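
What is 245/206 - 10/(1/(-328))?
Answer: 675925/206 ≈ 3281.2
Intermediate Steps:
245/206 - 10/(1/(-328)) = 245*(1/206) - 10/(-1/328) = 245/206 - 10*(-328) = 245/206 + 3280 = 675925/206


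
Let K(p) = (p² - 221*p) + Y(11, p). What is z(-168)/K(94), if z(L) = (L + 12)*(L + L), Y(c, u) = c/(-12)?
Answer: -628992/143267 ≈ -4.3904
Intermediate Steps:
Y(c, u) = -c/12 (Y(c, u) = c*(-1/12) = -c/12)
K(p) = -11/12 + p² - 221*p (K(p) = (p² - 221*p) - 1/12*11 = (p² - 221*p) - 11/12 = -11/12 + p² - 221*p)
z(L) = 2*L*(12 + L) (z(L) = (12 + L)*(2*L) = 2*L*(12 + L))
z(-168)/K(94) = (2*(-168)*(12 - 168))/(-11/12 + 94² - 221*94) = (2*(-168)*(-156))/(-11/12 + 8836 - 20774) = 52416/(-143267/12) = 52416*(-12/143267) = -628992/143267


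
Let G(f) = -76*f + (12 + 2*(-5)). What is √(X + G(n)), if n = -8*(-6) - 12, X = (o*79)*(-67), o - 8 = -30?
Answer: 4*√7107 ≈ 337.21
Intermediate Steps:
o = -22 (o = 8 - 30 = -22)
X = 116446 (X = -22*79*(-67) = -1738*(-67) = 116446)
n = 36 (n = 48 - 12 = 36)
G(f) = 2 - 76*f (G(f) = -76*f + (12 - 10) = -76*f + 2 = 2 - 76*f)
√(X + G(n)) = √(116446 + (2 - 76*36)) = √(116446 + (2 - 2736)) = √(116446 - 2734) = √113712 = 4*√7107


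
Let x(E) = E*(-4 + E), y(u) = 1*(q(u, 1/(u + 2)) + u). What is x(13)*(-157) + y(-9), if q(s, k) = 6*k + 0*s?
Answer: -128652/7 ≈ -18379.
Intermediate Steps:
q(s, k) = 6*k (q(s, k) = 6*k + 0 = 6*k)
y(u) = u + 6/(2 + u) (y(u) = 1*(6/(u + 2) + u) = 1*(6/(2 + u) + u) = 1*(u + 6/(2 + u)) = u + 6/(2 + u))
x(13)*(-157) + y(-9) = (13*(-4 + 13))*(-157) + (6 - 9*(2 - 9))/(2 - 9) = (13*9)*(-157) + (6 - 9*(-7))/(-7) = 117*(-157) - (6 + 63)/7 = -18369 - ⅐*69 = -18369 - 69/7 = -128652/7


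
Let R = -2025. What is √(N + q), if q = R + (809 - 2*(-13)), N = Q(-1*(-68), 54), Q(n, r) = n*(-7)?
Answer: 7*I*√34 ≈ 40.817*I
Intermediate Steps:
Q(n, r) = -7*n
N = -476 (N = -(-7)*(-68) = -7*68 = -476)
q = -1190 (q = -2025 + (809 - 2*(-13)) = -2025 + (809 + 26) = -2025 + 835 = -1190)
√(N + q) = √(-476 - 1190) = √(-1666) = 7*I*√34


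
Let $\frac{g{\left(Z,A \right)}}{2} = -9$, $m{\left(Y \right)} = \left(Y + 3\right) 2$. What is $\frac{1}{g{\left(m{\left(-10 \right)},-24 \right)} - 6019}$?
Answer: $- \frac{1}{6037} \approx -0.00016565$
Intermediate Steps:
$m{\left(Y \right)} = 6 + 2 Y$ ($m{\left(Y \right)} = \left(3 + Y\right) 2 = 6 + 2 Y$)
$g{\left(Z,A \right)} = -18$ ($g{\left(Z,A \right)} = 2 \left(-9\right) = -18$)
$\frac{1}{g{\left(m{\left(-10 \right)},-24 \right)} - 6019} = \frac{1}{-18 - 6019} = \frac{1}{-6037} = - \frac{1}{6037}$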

▶ EXERCISE:
The required answer is every line of the data, duplicated exactly.

▶ EXERCISE RESPONSE:
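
What is 245/206 - 10/(1/(-328))?
Answer: 675925/206 ≈ 3281.2
Intermediate Steps:
245/206 - 10/(1/(-328)) = 245*(1/206) - 10/(-1/328) = 245/206 - 10*(-328) = 245/206 + 3280 = 675925/206


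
Let K(p) = (p² - 221*p) + Y(11, p). What is z(-168)/K(94), if z(L) = (L + 12)*(L + L), Y(c, u) = c/(-12)?
Answer: -628992/143267 ≈ -4.3904
Intermediate Steps:
Y(c, u) = -c/12 (Y(c, u) = c*(-1/12) = -c/12)
K(p) = -11/12 + p² - 221*p (K(p) = (p² - 221*p) - 1/12*11 = (p² - 221*p) - 11/12 = -11/12 + p² - 221*p)
z(L) = 2*L*(12 + L) (z(L) = (12 + L)*(2*L) = 2*L*(12 + L))
z(-168)/K(94) = (2*(-168)*(12 - 168))/(-11/12 + 94² - 221*94) = (2*(-168)*(-156))/(-11/12 + 8836 - 20774) = 52416/(-143267/12) = 52416*(-12/143267) = -628992/143267


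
Let G(f) = -76*f + (12 + 2*(-5)). What is √(X + G(n)), if n = -8*(-6) - 12, X = (o*79)*(-67), o - 8 = -30?
Answer: 4*√7107 ≈ 337.21
Intermediate Steps:
o = -22 (o = 8 - 30 = -22)
X = 116446 (X = -22*79*(-67) = -1738*(-67) = 116446)
n = 36 (n = 48 - 12 = 36)
G(f) = 2 - 76*f (G(f) = -76*f + (12 - 10) = -76*f + 2 = 2 - 76*f)
√(X + G(n)) = √(116446 + (2 - 76*36)) = √(116446 + (2 - 2736)) = √(116446 - 2734) = √113712 = 4*√7107


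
Let x(E) = E*(-4 + E), y(u) = 1*(q(u, 1/(u + 2)) + u). What is x(13)*(-157) + y(-9), if q(s, k) = 6*k + 0*s?
Answer: -128652/7 ≈ -18379.
Intermediate Steps:
q(s, k) = 6*k (q(s, k) = 6*k + 0 = 6*k)
y(u) = u + 6/(2 + u) (y(u) = 1*(6/(u + 2) + u) = 1*(6/(2 + u) + u) = 1*(u + 6/(2 + u)) = u + 6/(2 + u))
x(13)*(-157) + y(-9) = (13*(-4 + 13))*(-157) + (6 - 9*(2 - 9))/(2 - 9) = (13*9)*(-157) + (6 - 9*(-7))/(-7) = 117*(-157) - (6 + 63)/7 = -18369 - ⅐*69 = -18369 - 69/7 = -128652/7


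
Let R = -2025. What is √(N + q), if q = R + (809 - 2*(-13)), N = Q(-1*(-68), 54), Q(n, r) = n*(-7)?
Answer: 7*I*√34 ≈ 40.817*I
Intermediate Steps:
Q(n, r) = -7*n
N = -476 (N = -(-7)*(-68) = -7*68 = -476)
q = -1190 (q = -2025 + (809 - 2*(-13)) = -2025 + (809 + 26) = -2025 + 835 = -1190)
√(N + q) = √(-476 - 1190) = √(-1666) = 7*I*√34


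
Let $\frac{g{\left(Z,A \right)}}{2} = -9$, $m{\left(Y \right)} = \left(Y + 3\right) 2$. What is $\frac{1}{g{\left(m{\left(-10 \right)},-24 \right)} - 6019}$?
Answer: $- \frac{1}{6037} \approx -0.00016565$
Intermediate Steps:
$m{\left(Y \right)} = 6 + 2 Y$ ($m{\left(Y \right)} = \left(3 + Y\right) 2 = 6 + 2 Y$)
$g{\left(Z,A \right)} = -18$ ($g{\left(Z,A \right)} = 2 \left(-9\right) = -18$)
$\frac{1}{g{\left(m{\left(-10 \right)},-24 \right)} - 6019} = \frac{1}{-18 - 6019} = \frac{1}{-6037} = - \frac{1}{6037}$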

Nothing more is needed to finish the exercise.